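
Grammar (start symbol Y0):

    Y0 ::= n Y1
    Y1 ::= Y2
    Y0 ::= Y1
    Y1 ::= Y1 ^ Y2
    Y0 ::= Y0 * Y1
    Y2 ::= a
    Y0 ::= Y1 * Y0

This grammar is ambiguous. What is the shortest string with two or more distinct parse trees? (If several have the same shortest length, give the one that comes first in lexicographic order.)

a * a

length 1: no string has ≥2 trees
length 2: no string has ≥2 trees
length 3: a * a has 2 parse trees

Two derivations of a * a:
  Y0 ⇒ Y0 * Y1 ⇒ Y1 * Y1 ⇒ Y2 * Y1 ⇒ a * Y1 ⇒ a * Y2 ⇒ a * a
  Y0 ⇒ Y1 * Y0 ⇒ Y2 * Y0 ⇒ a * Y0 ⇒ a * Y1 ⇒ a * Y2 ⇒ a * a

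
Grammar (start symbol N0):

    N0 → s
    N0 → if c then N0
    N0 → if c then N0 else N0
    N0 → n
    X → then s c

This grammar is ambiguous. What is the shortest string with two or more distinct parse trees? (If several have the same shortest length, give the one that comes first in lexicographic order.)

length 1: no string has ≥2 trees
length 4: no string has ≥2 trees
length 6: no string has ≥2 trees
length 7: no string has ≥2 trees
length 9: if c then if c then n else n has 2 parse trees

Two derivations of if c then if c then n else n:
  N0 ⇒ if c then N0 ⇒ if c then if c then N0 else N0 ⇒ if c then if c then n else N0 ⇒ if c then if c then n else n
  N0 ⇒ if c then N0 else N0 ⇒ if c then if c then N0 else N0 ⇒ if c then if c then n else N0 ⇒ if c then if c then n else n

if c then if c then n else n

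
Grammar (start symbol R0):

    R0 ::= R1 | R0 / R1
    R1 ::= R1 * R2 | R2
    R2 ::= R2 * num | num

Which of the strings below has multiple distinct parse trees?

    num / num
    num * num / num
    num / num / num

num / num: 1 tree
num * num / num: 2 trees
num / num / num: 1 tree

num * num / num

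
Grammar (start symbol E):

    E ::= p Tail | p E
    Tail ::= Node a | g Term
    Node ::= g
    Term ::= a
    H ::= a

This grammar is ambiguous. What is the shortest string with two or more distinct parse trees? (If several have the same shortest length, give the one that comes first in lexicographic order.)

p g a

length 3: p g a has 2 parse trees

Two derivations of p g a:
  E ⇒ p Tail ⇒ p Node a ⇒ p g a
  E ⇒ p Tail ⇒ p g Term ⇒ p g a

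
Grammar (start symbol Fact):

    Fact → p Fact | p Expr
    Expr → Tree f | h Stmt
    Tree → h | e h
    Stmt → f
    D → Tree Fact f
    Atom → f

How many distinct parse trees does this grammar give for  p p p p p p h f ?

2

Parse trees for p p p p p p h f:
  [Fact p [Fact p [Fact p [Fact p [Fact p [Fact p [Expr [Tree h] f]]]]]]]
  [Fact p [Fact p [Fact p [Fact p [Fact p [Fact p [Expr h [Stmt f]]]]]]]]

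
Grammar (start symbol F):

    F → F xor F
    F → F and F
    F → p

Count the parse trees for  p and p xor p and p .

Parse trees for p and p xor p and p:
  [F [F [F p] and [F p]] xor [F [F p] and [F p]]]
  [F [F p] and [F [F p] xor [F [F p] and [F p]]]]
  [F [F p] and [F [F [F p] xor [F p]] and [F p]]]
  [F [F [F [F p] and [F p]] xor [F p]] and [F p]]
  [F [F [F p] and [F [F p] xor [F p]]] and [F p]]

5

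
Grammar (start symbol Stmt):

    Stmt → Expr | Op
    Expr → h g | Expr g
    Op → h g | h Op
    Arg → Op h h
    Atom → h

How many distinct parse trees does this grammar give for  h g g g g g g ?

1

Parse trees for h g g g g g g:
  [Stmt [Expr [Expr [Expr [Expr [Expr [Expr h g] g] g] g] g] g]]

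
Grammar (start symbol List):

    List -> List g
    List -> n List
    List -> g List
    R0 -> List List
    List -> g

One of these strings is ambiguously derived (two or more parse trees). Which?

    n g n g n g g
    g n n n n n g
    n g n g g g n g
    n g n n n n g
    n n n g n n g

n g n g n g g: 7 trees
g n n n n n g: 1 tree
n g n g g g n g: 1 tree
n g n n n n g: 1 tree
n n n g n n g: 1 tree

n g n g n g g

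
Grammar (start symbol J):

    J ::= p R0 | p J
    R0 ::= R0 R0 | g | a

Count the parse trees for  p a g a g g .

Parse trees for p a g a g g (showing first 6 of 14):
  [J p [R0 [R0 a] [R0 [R0 g] [R0 [R0 a] [R0 [R0 g] [R0 g]]]]]]
  [J p [R0 [R0 a] [R0 [R0 g] [R0 [R0 [R0 a] [R0 g]] [R0 g]]]]]
  [J p [R0 [R0 a] [R0 [R0 [R0 g] [R0 a]] [R0 [R0 g] [R0 g]]]]]
  [J p [R0 [R0 a] [R0 [R0 [R0 g] [R0 [R0 a] [R0 g]]] [R0 g]]]]
  [J p [R0 [R0 a] [R0 [R0 [R0 [R0 g] [R0 a]] [R0 g]] [R0 g]]]]
  [J p [R0 [R0 [R0 a] [R0 g]] [R0 [R0 a] [R0 [R0 g] [R0 g]]]]]

14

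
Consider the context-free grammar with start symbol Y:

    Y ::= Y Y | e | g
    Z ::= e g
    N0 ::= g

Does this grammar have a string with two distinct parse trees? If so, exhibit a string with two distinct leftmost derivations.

Witness: e e e

Derivation 1: Y ⇒ Y Y ⇒ Y Y Y ⇒ e Y Y ⇒ e e Y ⇒ e e e
Derivation 2: Y ⇒ Y Y ⇒ e Y ⇒ e Y Y ⇒ e e Y ⇒ e e e

Two distinct leftmost derivations for the same string.

Ambiguous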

> _Exercise requirements_
Lines after the one containing "Y0 ::= Y1 * Y0" are left out; every line from the start of the entries through that line is restated word for word.

> _Reply_
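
Grammar (start symbol Y0):

    Y0 ::= n Y1
    Y1 ::= Y2
    Y0 ::= Y1
    Y1 ::= Y1 ^ Y2
    Y0 ::= Y0 * Y1
    Y2 ::= a
    Y0 ::= Y1 * Y0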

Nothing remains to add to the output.